:: Aim of the exercise ::
Of all the lines in the entries below, give again exactly those starting at the line containing "kg | $21 | 2 |" and ending at the line containing "A (10 min, 61", both ends included, and no others.

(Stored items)
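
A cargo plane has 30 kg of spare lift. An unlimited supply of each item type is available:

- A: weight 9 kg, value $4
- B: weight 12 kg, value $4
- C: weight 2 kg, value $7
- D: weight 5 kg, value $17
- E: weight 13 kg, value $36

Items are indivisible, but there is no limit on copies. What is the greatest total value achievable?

$105

Best value-per-unit is C at 7/2, and filling with it alone uses weight 15×2=30. No mix of the others beats 15×7 = 105.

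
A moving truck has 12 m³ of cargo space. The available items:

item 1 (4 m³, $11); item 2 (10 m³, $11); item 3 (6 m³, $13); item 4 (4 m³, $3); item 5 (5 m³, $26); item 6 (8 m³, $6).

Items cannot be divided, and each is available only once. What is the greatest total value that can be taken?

$39

This is a 0/1 knapsack; check combinations near the capacity.
- item 3+item 5: volume 6+5=11, value 13+26=39
- item 1+item 5: volume 4+5=9, value 11+26=37
- item 4+item 5: volume 4+5=9, value 3+26=29
- item 5: volume 5, value 26
Best: $39.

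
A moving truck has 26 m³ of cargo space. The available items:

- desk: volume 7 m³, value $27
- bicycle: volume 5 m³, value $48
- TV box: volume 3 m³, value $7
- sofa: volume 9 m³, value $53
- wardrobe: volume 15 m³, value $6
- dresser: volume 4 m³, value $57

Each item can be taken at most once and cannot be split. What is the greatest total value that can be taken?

$185

Check high-value combinations within 26 m³:
- desk+bicycle+sofa+dresser: volume 7+5+9+4=25, value 27+48+53+57=185
- bicycle+TV box+sofa+dresser: volume 5+3+9+4=21, value 48+7+53+57=165
- bicycle+sofa+dresser: volume 5+9+4=18, value 48+53+57=158
- desk+TV box+sofa+dresser: volume 7+3+9+4=23, value 27+7+53+57=144
- desk+bicycle+TV box+dresser: volume 7+5+3+4=19, value 27+48+7+57=139
Best: $185.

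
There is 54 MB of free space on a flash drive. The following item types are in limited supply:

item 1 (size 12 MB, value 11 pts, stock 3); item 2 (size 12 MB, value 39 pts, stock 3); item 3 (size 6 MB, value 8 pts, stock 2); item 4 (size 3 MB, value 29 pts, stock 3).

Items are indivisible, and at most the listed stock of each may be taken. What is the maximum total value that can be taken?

212 pts

Best selections within size 54 and stock limits:
- 3×item 2 + 1×item 3 + 3×item 4: size 51, value 212
- 3×item 2 + 3×item 4: size 45, value 204
- 3×item 2 + 2×item 3 + 2×item 4: size 54, value 191
Best: 212 pts.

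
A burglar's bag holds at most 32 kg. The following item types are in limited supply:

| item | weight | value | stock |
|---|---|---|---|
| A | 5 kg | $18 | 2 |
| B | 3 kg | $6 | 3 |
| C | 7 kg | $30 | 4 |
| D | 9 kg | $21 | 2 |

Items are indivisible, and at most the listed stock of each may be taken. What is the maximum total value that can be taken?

$126

Best selections within weight 32 and stock limits:
- 1×B + 4×C: weight 31, value 126
- 2×A + 3×C: weight 31, value 126
Best: $126.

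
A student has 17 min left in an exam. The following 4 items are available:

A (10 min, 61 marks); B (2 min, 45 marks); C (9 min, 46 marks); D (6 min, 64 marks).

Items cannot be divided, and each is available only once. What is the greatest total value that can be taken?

Check high-value combinations within 17 min:
- B+C+D: time 2+9+6=17, value 45+46+64=155
- A+D: time 10+6=16, value 61+64=125
- C+D: time 9+6=15, value 46+64=110
- B+D: time 2+6=8, value 45+64=109
Best: 155 marks.

155 marks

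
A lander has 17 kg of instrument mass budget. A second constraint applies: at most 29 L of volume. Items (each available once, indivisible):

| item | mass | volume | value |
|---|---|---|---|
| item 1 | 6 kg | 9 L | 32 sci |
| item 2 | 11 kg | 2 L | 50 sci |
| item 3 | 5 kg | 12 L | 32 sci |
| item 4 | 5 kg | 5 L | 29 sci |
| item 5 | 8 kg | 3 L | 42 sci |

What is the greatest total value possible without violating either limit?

93 sci

Feasible sets respecting both limits:
- item 1+item 3+item 4: mass 16, volume 26, value 93
- item 1+item 2: mass 17, volume 11, value 82
- item 2+item 3: mass 16, volume 14, value 82
- item 2+item 4: mass 16, volume 7, value 79
Best: 93 sci.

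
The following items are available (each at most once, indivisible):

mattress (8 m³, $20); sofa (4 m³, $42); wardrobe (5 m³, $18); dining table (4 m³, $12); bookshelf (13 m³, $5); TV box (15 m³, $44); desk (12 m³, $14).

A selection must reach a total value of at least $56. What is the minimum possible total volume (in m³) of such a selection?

Subsets with value ≥ 56, sorted by total volume:
- sofa+wardrobe: volume 9, value 60
- mattress+sofa: volume 12, value 62
- sofa+wardrobe+dining table: volume 13, value 72
Minimum volume: 9 m³.

9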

:: Answer for this exercise ::
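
| D | 9 kg | $21 | 2 |

Items are indivisible, and at most the listed stock of each may be taken. What is the maximum total value that can be taken?

$126

Best selections within weight 32 and stock limits:
- 1×B + 4×C: weight 31, value 126
- 2×A + 3×C: weight 31, value 126
Best: $126.

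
A student has 17 min left in an exam. The following 4 items are available:

A (10 min, 61 marks); B (2 min, 45 marks); C (9 min, 46 marks); D (6 min, 64 marks).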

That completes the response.